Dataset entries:
◆ ◆ ◆ ◆

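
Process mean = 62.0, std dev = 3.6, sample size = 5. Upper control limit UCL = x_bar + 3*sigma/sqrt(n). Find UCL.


UCL = 62.0 + 3 * 3.6 / sqrt(5)

66.83


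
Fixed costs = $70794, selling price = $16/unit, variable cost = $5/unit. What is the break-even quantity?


Formula: BEQ = Fixed Costs / (Price - Variable Cost)
Contribution margin = $16 - $5 = $11/unit
BEQ = ceil($70794 / $11/unit) = ceil(6435.82) = 6436 units

6436 units


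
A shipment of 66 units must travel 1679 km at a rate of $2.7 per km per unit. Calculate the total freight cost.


TC = dist * cost * units = 1679 * 2.7 * 66 = $299197.80

$299197.80


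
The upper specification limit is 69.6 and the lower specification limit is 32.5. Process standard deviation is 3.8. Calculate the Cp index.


Cp = (69.6 - 32.5) / (6 * 3.8)

1.63


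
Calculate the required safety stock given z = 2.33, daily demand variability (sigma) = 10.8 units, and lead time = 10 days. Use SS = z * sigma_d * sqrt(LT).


Formula: SS = z * sigma_d * sqrt(LT)
sqrt(LT) = sqrt(10) = 3.1623
SS = 2.33 * 10.8 * 3.1623
SS = 79.6 units

79.6 units


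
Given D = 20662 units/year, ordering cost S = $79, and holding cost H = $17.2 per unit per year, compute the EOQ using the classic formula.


Formula: EOQ = sqrt(2 * D * S / H)
Numerator: 2 * 20662 * 79 = 3264596
2DS/H = 3264596 / 17.2 = 189802.1
EOQ = sqrt(189802.1) = 435.7 units

435.7 units


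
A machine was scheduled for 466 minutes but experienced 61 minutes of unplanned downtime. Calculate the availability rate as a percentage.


Formula: Availability = (Planned Time - Downtime) / Planned Time * 100
Uptime = 466 - 61 = 405 min
Availability = 405 / 466 * 100 = 86.9%

86.9%


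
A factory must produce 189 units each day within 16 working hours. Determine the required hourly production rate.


Formula: Production Rate = Daily Demand / Available Hours
Rate = 189 units/day / 16 hours/day
Rate = 11.8 units/hour

11.8 units/hour


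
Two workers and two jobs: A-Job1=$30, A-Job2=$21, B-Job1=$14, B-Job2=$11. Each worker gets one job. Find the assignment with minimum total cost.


Option 1: A->1 + B->2 = $30 + $11 = $41
Option 2: A->2 + B->1 = $21 + $14 = $35
Min cost = min($41, $35) = $35

$35


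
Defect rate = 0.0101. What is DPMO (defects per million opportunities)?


DPMO = defect_rate * 1000000 = 0.0101 * 1000000

10100


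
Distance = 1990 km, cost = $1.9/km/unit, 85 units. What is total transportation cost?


TC = dist * cost * units = 1990 * 1.9 * 85 = $321385.00

$321385.00


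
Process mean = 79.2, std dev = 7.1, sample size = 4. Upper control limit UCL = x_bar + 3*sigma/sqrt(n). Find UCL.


UCL = 79.2 + 3 * 7.1 / sqrt(4)

89.85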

◆ ◆ ◆ ◆

**What to produce**
Print out the complete data above, character for character.

**Completed exercise**
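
Process mean = 62.0, std dev = 3.6, sample size = 5. Upper control limit UCL = x_bar + 3*sigma/sqrt(n). Find UCL.


UCL = 62.0 + 3 * 3.6 / sqrt(5)

66.83


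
Fixed costs = $70794, selling price = $16/unit, variable cost = $5/unit. What is the break-even quantity?


Formula: BEQ = Fixed Costs / (Price - Variable Cost)
Contribution margin = $16 - $5 = $11/unit
BEQ = ceil($70794 / $11/unit) = ceil(6435.82) = 6436 units

6436 units


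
A shipment of 66 units must travel 1679 km at a rate of $2.7 per km per unit. Calculate the total freight cost.


TC = dist * cost * units = 1679 * 2.7 * 66 = $299197.80

$299197.80


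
The upper specification limit is 69.6 and the lower specification limit is 32.5. Process standard deviation is 3.8. Calculate the Cp index.


Cp = (69.6 - 32.5) / (6 * 3.8)

1.63


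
Calculate the required safety stock given z = 2.33, daily demand variability (sigma) = 10.8 units, and lead time = 10 days. Use SS = z * sigma_d * sqrt(LT).


Formula: SS = z * sigma_d * sqrt(LT)
sqrt(LT) = sqrt(10) = 3.1623
SS = 2.33 * 10.8 * 3.1623
SS = 79.6 units

79.6 units


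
Given D = 20662 units/year, ordering cost S = $79, and holding cost H = $17.2 per unit per year, compute the EOQ using the classic formula.


Formula: EOQ = sqrt(2 * D * S / H)
Numerator: 2 * 20662 * 79 = 3264596
2DS/H = 3264596 / 17.2 = 189802.1
EOQ = sqrt(189802.1) = 435.7 units

435.7 units


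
A machine was scheduled for 466 minutes but experienced 61 minutes of unplanned downtime. Calculate the availability rate as a percentage.


Formula: Availability = (Planned Time - Downtime) / Planned Time * 100
Uptime = 466 - 61 = 405 min
Availability = 405 / 466 * 100 = 86.9%

86.9%


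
A factory must produce 189 units each day within 16 working hours. Determine the required hourly production rate.


Formula: Production Rate = Daily Demand / Available Hours
Rate = 189 units/day / 16 hours/day
Rate = 11.8 units/hour

11.8 units/hour


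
Two workers and two jobs: A-Job1=$30, A-Job2=$21, B-Job1=$14, B-Job2=$11. Each worker gets one job. Find the assignment with minimum total cost.


Option 1: A->1 + B->2 = $30 + $11 = $41
Option 2: A->2 + B->1 = $21 + $14 = $35
Min cost = min($41, $35) = $35

$35


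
Defect rate = 0.0101. What is DPMO (defects per million opportunities)?


DPMO = defect_rate * 1000000 = 0.0101 * 1000000

10100


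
Distance = 1990 km, cost = $1.9/km/unit, 85 units. What is total transportation cost?


TC = dist * cost * units = 1990 * 1.9 * 85 = $321385.00

$321385.00


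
Process mean = 79.2, std dev = 7.1, sample size = 4. Upper control limit UCL = x_bar + 3*sigma/sqrt(n). Find UCL.


UCL = 79.2 + 3 * 7.1 / sqrt(4)

89.85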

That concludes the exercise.